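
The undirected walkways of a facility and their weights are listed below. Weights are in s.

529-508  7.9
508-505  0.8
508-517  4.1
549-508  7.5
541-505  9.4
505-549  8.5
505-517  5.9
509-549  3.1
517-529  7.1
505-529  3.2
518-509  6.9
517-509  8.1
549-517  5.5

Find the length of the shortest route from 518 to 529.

21.5 s

Running Dijkstra from 518:
518: 0
509: 6.9  (via 518)
549: 10  (via 509)
517: 15  (via 509)
508: 17.5  (via 549)
505: 18.3  (via 508)
529: 21.5  (via 505)
Shortest route: 518 → 509 → 549 → 508 → 505 → 529 = 21.5 s.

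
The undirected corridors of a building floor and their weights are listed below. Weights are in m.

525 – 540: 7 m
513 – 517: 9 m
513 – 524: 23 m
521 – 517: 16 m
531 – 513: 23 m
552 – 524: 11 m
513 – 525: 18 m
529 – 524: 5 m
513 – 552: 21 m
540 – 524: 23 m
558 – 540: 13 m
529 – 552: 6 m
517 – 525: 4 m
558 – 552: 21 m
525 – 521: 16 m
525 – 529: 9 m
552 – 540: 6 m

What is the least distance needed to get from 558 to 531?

Shortest distances from 558:
558: 0
540: 13  (via 558)
552: 19  (via 540)
525: 20  (via 540)
517: 24  (via 525)
529: 25  (via 552)
524: 30  (via 552)
513: 33  (via 517)
521: 36  (via 525)
531: 56  (via 513)
Shortest route: 558 → 540 → 525 → 517 → 513 → 531 = 56 m.

56 m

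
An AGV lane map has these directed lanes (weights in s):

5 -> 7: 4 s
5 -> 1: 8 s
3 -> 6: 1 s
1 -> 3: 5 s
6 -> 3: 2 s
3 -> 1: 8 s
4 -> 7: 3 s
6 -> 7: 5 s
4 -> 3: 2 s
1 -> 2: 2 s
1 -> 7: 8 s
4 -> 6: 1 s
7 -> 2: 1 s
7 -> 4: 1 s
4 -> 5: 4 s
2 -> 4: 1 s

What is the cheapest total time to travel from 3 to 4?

Settle nodes by increasing distance from 3:
3: 0
6: 1  (via 3)
7: 6  (via 6)
2: 7  (via 7)
4: 7  (via 7)
Shortest route: 3–6–7–4 = 7 s.

7 s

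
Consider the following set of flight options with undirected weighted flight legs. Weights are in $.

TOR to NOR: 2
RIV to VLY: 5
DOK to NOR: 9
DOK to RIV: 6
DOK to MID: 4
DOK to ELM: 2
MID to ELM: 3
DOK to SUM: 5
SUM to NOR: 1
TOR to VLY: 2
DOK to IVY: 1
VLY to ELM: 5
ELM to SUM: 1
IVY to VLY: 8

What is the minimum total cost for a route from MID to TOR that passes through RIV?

Shortest MID→RIV: MID → DOK → RIV = 10
Shortest RIV→TOR: RIV → VLY → TOR = 7
Total via RIV: 10 + 7 = $17.

$17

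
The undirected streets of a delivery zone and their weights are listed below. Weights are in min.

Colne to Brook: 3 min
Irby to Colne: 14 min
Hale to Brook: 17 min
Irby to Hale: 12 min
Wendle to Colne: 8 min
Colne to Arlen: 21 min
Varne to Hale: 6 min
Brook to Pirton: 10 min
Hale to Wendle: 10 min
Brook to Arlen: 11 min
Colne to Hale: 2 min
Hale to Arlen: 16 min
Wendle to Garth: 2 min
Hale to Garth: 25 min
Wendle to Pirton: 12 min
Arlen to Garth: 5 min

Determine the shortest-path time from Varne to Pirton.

21 min

Shortest distances from Varne:
Varne: 0
Hale: 6  (via Varne)
Colne: 8  (via Hale)
Brook: 11  (via Colne)
Wendle: 16  (via Hale)
Garth: 18  (via Wendle)
Irby: 18  (via Hale)
Pirton: 21  (via Brook)
Shortest route: Varne → Hale → Colne → Brook → Pirton = 21 min.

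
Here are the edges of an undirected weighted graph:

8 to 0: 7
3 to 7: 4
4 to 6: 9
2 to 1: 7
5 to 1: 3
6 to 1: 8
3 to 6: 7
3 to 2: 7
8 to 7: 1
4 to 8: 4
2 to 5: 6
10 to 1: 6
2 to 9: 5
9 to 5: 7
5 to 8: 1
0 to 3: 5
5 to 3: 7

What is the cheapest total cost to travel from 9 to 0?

Running Dijkstra from 9:
9: 0
2: 5  (via 9)
5: 7  (via 9)
8: 8  (via 5)
7: 9  (via 8)
1: 10  (via 5)
3: 12  (via 2)
4: 12  (via 8)
0: 15  (via 8)
Shortest route: 9 → 5 → 8 → 0 = 15.

15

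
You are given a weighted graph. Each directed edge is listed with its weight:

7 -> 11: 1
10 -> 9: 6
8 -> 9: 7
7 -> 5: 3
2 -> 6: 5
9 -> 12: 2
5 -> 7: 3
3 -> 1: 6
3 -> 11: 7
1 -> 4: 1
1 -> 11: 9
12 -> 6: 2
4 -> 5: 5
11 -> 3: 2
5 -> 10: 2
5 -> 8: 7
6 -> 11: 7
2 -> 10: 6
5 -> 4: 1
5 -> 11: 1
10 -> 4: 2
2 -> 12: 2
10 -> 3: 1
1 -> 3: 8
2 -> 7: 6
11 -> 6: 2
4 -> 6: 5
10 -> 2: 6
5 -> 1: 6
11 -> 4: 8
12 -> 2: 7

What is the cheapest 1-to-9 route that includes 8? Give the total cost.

20

Shortest 1→8: 1 → 4 → 5 → 8 = 13
Best 8 to 9: 8 → 9 costing 7
Total via 8: 13 + 7 = 20.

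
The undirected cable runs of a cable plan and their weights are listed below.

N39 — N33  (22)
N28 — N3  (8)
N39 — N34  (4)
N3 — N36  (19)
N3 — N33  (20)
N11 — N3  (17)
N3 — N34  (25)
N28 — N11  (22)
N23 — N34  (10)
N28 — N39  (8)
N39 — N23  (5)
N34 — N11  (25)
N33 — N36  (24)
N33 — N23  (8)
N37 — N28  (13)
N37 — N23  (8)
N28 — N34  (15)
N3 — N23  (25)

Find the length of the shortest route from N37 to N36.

Shortest distances from N37:
N37: 0
N23: 8  (via N37)
N28: 13  (via N37)
N39: 13  (via N23)
N33: 16  (via N23)
N34: 17  (via N39)
N3: 21  (via N28)
N11: 35  (via N28)
N36: 40  (via N33)
Shortest route: N37 → N23 → N33 → N36 = 40.

40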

* _HOW TO COMPLETE THIS TASK_: Every line above must be repeated exactly as it appears.

* _RESULT FOR THIS TASK_:
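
The undirected walkways of a facility and their weights are listed below. Weights are in s.

529-508  7.9
508-505  0.8
508-517  4.1
549-508  7.5
541-505  9.4
505-549  8.5
505-517  5.9
509-549  3.1
517-529  7.1
505-529  3.2
518-509  6.9
517-509  8.1
549-517  5.5

Find the length of the shortest route from 518 to 529.

21.5 s

Running Dijkstra from 518:
518: 0
509: 6.9  (via 518)
549: 10  (via 509)
517: 15  (via 509)
508: 17.5  (via 549)
505: 18.3  (via 508)
529: 21.5  (via 505)
Shortest route: 518 → 509 → 549 → 508 → 505 → 529 = 21.5 s.

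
The undirected corridors of a building floor and their weights are listed below. Weights are in m.

525 – 540: 7 m
513 – 517: 9 m
513 – 524: 23 m
521 – 517: 16 m
531 – 513: 23 m
552 – 524: 11 m
513 – 525: 18 m
529 – 524: 5 m
513 – 552: 21 m
540 – 524: 23 m
558 – 540: 13 m
529 – 552: 6 m
517 – 525: 4 m
558 – 552: 21 m
525 – 521: 16 m
525 – 529: 9 m
552 – 540: 6 m

What is the least distance needed to get from 558 to 531?

Shortest distances from 558:
558: 0
540: 13  (via 558)
552: 19  (via 540)
525: 20  (via 540)
517: 24  (via 525)
529: 25  (via 552)
524: 30  (via 552)
513: 33  (via 517)
521: 36  (via 525)
531: 56  (via 513)
Shortest route: 558 → 540 → 525 → 517 → 513 → 531 = 56 m.

56 m

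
An AGV lane map has these directed lanes (weights in s):

5 -> 7: 4 s
5 -> 1: 8 s
3 -> 6: 1 s
1 -> 3: 5 s
6 -> 3: 2 s
3 -> 1: 8 s
4 -> 7: 3 s
6 -> 7: 5 s
4 -> 3: 2 s
1 -> 2: 2 s
1 -> 7: 8 s
4 -> 6: 1 s
7 -> 2: 1 s
7 -> 4: 1 s
4 -> 5: 4 s
2 -> 4: 1 s

What is the cheapest total time to travel from 3 to 4?

Settle nodes by increasing distance from 3:
3: 0
6: 1  (via 3)
7: 6  (via 6)
2: 7  (via 7)
4: 7  (via 7)
Shortest route: 3–6–7–4 = 7 s.

7 s

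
Consider the following set of flight options with undirected weighted flight legs. Weights are in $.

TOR to NOR: 2
RIV to VLY: 5
DOK to NOR: 9
DOK to RIV: 6
DOK to MID: 4
DOK to ELM: 2
MID to ELM: 3
DOK to SUM: 5
SUM to NOR: 1
TOR to VLY: 2
DOK to IVY: 1
VLY to ELM: 5
ELM to SUM: 1
IVY to VLY: 8

What is the minimum total cost for a route from MID to TOR that passes through RIV?

Shortest MID→RIV: MID → DOK → RIV = 10
Shortest RIV→TOR: RIV → VLY → TOR = 7
Total via RIV: 10 + 7 = $17.

$17

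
The undirected streets of a delivery zone and their weights are listed below. Weights are in min.

Colne to Brook: 3 min
Irby to Colne: 14 min
Hale to Brook: 17 min
Irby to Hale: 12 min
Wendle to Colne: 8 min
Colne to Arlen: 21 min
Varne to Hale: 6 min
Brook to Pirton: 10 min
Hale to Wendle: 10 min
Brook to Arlen: 11 min
Colne to Hale: 2 min
Hale to Arlen: 16 min
Wendle to Garth: 2 min
Hale to Garth: 25 min
Wendle to Pirton: 12 min
Arlen to Garth: 5 min

Determine the shortest-path time from Varne to Pirton.

21 min

Shortest distances from Varne:
Varne: 0
Hale: 6  (via Varne)
Colne: 8  (via Hale)
Brook: 11  (via Colne)
Wendle: 16  (via Hale)
Garth: 18  (via Wendle)
Irby: 18  (via Hale)
Pirton: 21  (via Brook)
Shortest route: Varne → Hale → Colne → Brook → Pirton = 21 min.

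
Here are the edges of an undirected weighted graph:

8 to 0: 7
3 to 7: 4
4 to 6: 9
2 to 1: 7
5 to 1: 3
6 to 1: 8
3 to 6: 7
3 to 2: 7
8 to 7: 1
4 to 8: 4
2 to 5: 6
10 to 1: 6
2 to 9: 5
9 to 5: 7
5 to 8: 1
0 to 3: 5
5 to 3: 7

What is the cheapest total cost to travel from 9 to 0?

Running Dijkstra from 9:
9: 0
2: 5  (via 9)
5: 7  (via 9)
8: 8  (via 5)
7: 9  (via 8)
1: 10  (via 5)
3: 12  (via 2)
4: 12  (via 8)
0: 15  (via 8)
Shortest route: 9 → 5 → 8 → 0 = 15.

15

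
You are given a weighted graph. Each directed edge is listed with its weight:

7 -> 11: 1
10 -> 9: 6
8 -> 9: 7
7 -> 5: 3
2 -> 6: 5
9 -> 12: 2
5 -> 7: 3
3 -> 1: 6
3 -> 11: 7
1 -> 4: 1
1 -> 11: 9
12 -> 6: 2
4 -> 5: 5
11 -> 3: 2
5 -> 10: 2
5 -> 8: 7
6 -> 11: 7
2 -> 10: 6
5 -> 4: 1
5 -> 11: 1
10 -> 4: 2
2 -> 12: 2
10 -> 3: 1
1 -> 3: 8
2 -> 7: 6
11 -> 6: 2
4 -> 6: 5
10 -> 2: 6
5 -> 1: 6
11 -> 4: 8
12 -> 2: 7

What is the cheapest 1-to-9 route that includes 8? Give the total cost.

20

Shortest 1→8: 1 → 4 → 5 → 8 = 13
Best 8 to 9: 8 → 9 costing 7
Total via 8: 13 + 7 = 20.

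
The undirected cable runs of a cable plan and their weights are listed below.

N39 — N33  (22)
N28 — N3  (8)
N39 — N34  (4)
N3 — N36  (19)
N3 — N33  (20)
N11 — N3  (17)
N3 — N34  (25)
N28 — N11  (22)
N23 — N34  (10)
N28 — N39  (8)
N39 — N23  (5)
N34 — N11  (25)
N33 — N36  (24)
N33 — N23  (8)
N37 — N28  (13)
N37 — N23  (8)
N28 — N34  (15)
N3 — N23  (25)

Find the length of the shortest route from N37 to N36.

Shortest distances from N37:
N37: 0
N23: 8  (via N37)
N28: 13  (via N37)
N39: 13  (via N23)
N33: 16  (via N23)
N34: 17  (via N39)
N3: 21  (via N28)
N11: 35  (via N28)
N36: 40  (via N33)
Shortest route: N37 → N23 → N33 → N36 = 40.

40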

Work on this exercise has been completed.